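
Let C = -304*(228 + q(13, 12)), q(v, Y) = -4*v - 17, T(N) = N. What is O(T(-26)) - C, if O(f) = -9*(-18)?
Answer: 48498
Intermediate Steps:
O(f) = 162
q(v, Y) = -17 - 4*v
C = -48336 (C = -304*(228 + (-17 - 4*13)) = -304*(228 + (-17 - 52)) = -304*(228 - 69) = -304*159 = -48336)
O(T(-26)) - C = 162 - 1*(-48336) = 162 + 48336 = 48498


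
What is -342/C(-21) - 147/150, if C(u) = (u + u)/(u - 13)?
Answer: -97243/350 ≈ -277.84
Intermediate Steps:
C(u) = 2*u/(-13 + u) (C(u) = (2*u)/(-13 + u) = 2*u/(-13 + u))
-342/C(-21) - 147/150 = -342/(2*(-21)/(-13 - 21)) - 147/150 = -342/(2*(-21)/(-34)) - 147*1/150 = -342/(2*(-21)*(-1/34)) - 49/50 = -342/21/17 - 49/50 = -342*17/21 - 49/50 = -1938/7 - 49/50 = -97243/350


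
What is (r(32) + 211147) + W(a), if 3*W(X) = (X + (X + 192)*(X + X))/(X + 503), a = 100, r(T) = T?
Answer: 42453479/201 ≈ 2.1121e+5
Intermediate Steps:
W(X) = (X + 2*X*(192 + X))/(3*(503 + X)) (W(X) = ((X + (X + 192)*(X + X))/(X + 503))/3 = ((X + (192 + X)*(2*X))/(503 + X))/3 = ((X + 2*X*(192 + X))/(503 + X))/3 = (X + 2*X*(192 + X))/(3*(503 + X)))
(r(32) + 211147) + W(a) = (32 + 211147) + (1/3)*100*(385 + 2*100)/(503 + 100) = 211179 + (1/3)*100*(385 + 200)/603 = 211179 + (1/3)*100*(1/603)*585 = 211179 + 6500/201 = 42453479/201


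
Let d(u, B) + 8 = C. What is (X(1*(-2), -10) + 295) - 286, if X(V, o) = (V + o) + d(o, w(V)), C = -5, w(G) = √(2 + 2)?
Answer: -16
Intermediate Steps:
w(G) = 2 (w(G) = √4 = 2)
d(u, B) = -13 (d(u, B) = -8 - 5 = -13)
X(V, o) = -13 + V + o (X(V, o) = (V + o) - 13 = -13 + V + o)
(X(1*(-2), -10) + 295) - 286 = ((-13 + 1*(-2) - 10) + 295) - 286 = ((-13 - 2 - 10) + 295) - 286 = (-25 + 295) - 286 = 270 - 286 = -16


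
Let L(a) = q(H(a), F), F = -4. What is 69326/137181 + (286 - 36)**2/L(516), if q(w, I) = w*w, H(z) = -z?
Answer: 2252689663/3043772028 ≈ 0.74010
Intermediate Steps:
q(w, I) = w**2
L(a) = a**2 (L(a) = (-a)**2 = a**2)
69326/137181 + (286 - 36)**2/L(516) = 69326/137181 + (286 - 36)**2/(516**2) = 69326*(1/137181) + 250**2/266256 = 69326/137181 + 62500*(1/266256) = 69326/137181 + 15625/66564 = 2252689663/3043772028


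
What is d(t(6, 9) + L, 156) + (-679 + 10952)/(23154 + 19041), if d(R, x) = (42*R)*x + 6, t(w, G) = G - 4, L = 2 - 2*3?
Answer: 276725083/42195 ≈ 6558.2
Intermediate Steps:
L = -4 (L = 2 - 6 = -4)
t(w, G) = -4 + G
d(R, x) = 6 + 42*R*x (d(R, x) = 42*R*x + 6 = 6 + 42*R*x)
d(t(6, 9) + L, 156) + (-679 + 10952)/(23154 + 19041) = (6 + 42*((-4 + 9) - 4)*156) + (-679 + 10952)/(23154 + 19041) = (6 + 42*(5 - 4)*156) + 10273/42195 = (6 + 42*1*156) + 10273*(1/42195) = (6 + 6552) + 10273/42195 = 6558 + 10273/42195 = 276725083/42195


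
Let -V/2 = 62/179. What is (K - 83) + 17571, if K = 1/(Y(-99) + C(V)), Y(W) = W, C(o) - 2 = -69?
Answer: 2903007/166 ≈ 17488.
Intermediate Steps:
V = -124/179 ≈ -0.69274
C(o) = -67 (C(o) = 2 - 69 = -67)
K = -1/166 (K = 1/(-99 - 67) = 1/(-166) = -1/166 ≈ -0.0060241)
(K - 83) + 17571 = (-1/166 - 83) + 17571 = -13779/166 + 17571 = 2903007/166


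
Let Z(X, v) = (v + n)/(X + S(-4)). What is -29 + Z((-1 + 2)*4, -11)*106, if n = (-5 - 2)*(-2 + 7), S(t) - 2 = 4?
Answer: -2583/5 ≈ -516.60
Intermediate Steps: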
|---|
WHAT TO DO - Output each record above exactly, omitting nothing.

EXERCISE ANSWER -
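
Let C = -304*(228 + q(13, 12)), q(v, Y) = -4*v - 17, T(N) = N. What is O(T(-26)) - C, if O(f) = -9*(-18)?
Answer: 48498
Intermediate Steps:
O(f) = 162
q(v, Y) = -17 - 4*v
C = -48336 (C = -304*(228 + (-17 - 4*13)) = -304*(228 + (-17 - 52)) = -304*(228 - 69) = -304*159 = -48336)
O(T(-26)) - C = 162 - 1*(-48336) = 162 + 48336 = 48498


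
What is -342/C(-21) - 147/150, if C(u) = (u + u)/(u - 13)?
Answer: -97243/350 ≈ -277.84
Intermediate Steps:
C(u) = 2*u/(-13 + u) (C(u) = (2*u)/(-13 + u) = 2*u/(-13 + u))
-342/C(-21) - 147/150 = -342/(2*(-21)/(-13 - 21)) - 147/150 = -342/(2*(-21)/(-34)) - 147*1/150 = -342/(2*(-21)*(-1/34)) - 49/50 = -342/21/17 - 49/50 = -342*17/21 - 49/50 = -1938/7 - 49/50 = -97243/350


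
What is (r(32) + 211147) + W(a), if 3*W(X) = (X + (X + 192)*(X + X))/(X + 503), a = 100, r(T) = T?
Answer: 42453479/201 ≈ 2.1121e+5
Intermediate Steps:
W(X) = (X + 2*X*(192 + X))/(3*(503 + X)) (W(X) = ((X + (X + 192)*(X + X))/(X + 503))/3 = ((X + (192 + X)*(2*X))/(503 + X))/3 = ((X + 2*X*(192 + X))/(503 + X))/3 = (X + 2*X*(192 + X))/(3*(503 + X)))
(r(32) + 211147) + W(a) = (32 + 211147) + (1/3)*100*(385 + 2*100)/(503 + 100) = 211179 + (1/3)*100*(385 + 200)/603 = 211179 + (1/3)*100*(1/603)*585 = 211179 + 6500/201 = 42453479/201


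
Let d(u, B) + 8 = C. What is (X(1*(-2), -10) + 295) - 286, if X(V, o) = (V + o) + d(o, w(V)), C = -5, w(G) = √(2 + 2)?
Answer: -16
Intermediate Steps:
w(G) = 2 (w(G) = √4 = 2)
d(u, B) = -13 (d(u, B) = -8 - 5 = -13)
X(V, o) = -13 + V + o (X(V, o) = (V + o) - 13 = -13 + V + o)
(X(1*(-2), -10) + 295) - 286 = ((-13 + 1*(-2) - 10) + 295) - 286 = ((-13 - 2 - 10) + 295) - 286 = (-25 + 295) - 286 = 270 - 286 = -16


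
Let L(a) = q(H(a), F), F = -4. What is 69326/137181 + (286 - 36)**2/L(516), if q(w, I) = w*w, H(z) = -z?
Answer: 2252689663/3043772028 ≈ 0.74010
Intermediate Steps:
q(w, I) = w**2
L(a) = a**2 (L(a) = (-a)**2 = a**2)
69326/137181 + (286 - 36)**2/L(516) = 69326/137181 + (286 - 36)**2/(516**2) = 69326*(1/137181) + 250**2/266256 = 69326/137181 + 62500*(1/266256) = 69326/137181 + 15625/66564 = 2252689663/3043772028


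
What is d(t(6, 9) + L, 156) + (-679 + 10952)/(23154 + 19041), if d(R, x) = (42*R)*x + 6, t(w, G) = G - 4, L = 2 - 2*3?
Answer: 276725083/42195 ≈ 6558.2
Intermediate Steps:
L = -4 (L = 2 - 6 = -4)
t(w, G) = -4 + G
d(R, x) = 6 + 42*R*x (d(R, x) = 42*R*x + 6 = 6 + 42*R*x)
d(t(6, 9) + L, 156) + (-679 + 10952)/(23154 + 19041) = (6 + 42*((-4 + 9) - 4)*156) + (-679 + 10952)/(23154 + 19041) = (6 + 42*(5 - 4)*156) + 10273/42195 = (6 + 42*1*156) + 10273*(1/42195) = (6 + 6552) + 10273/42195 = 6558 + 10273/42195 = 276725083/42195


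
Let -V/2 = 62/179. What is (K - 83) + 17571, if K = 1/(Y(-99) + C(V)), Y(W) = W, C(o) - 2 = -69?
Answer: 2903007/166 ≈ 17488.
Intermediate Steps:
V = -124/179 ≈ -0.69274
C(o) = -67 (C(o) = 2 - 69 = -67)
K = -1/166 (K = 1/(-99 - 67) = 1/(-166) = -1/166 ≈ -0.0060241)
(K - 83) + 17571 = (-1/166 - 83) + 17571 = -13779/166 + 17571 = 2903007/166


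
Let Z(X, v) = (v + n)/(X + S(-4)). What is -29 + Z((-1 + 2)*4, -11)*106, if n = (-5 - 2)*(-2 + 7), S(t) - 2 = 4?
Answer: -2583/5 ≈ -516.60
Intermediate Steps: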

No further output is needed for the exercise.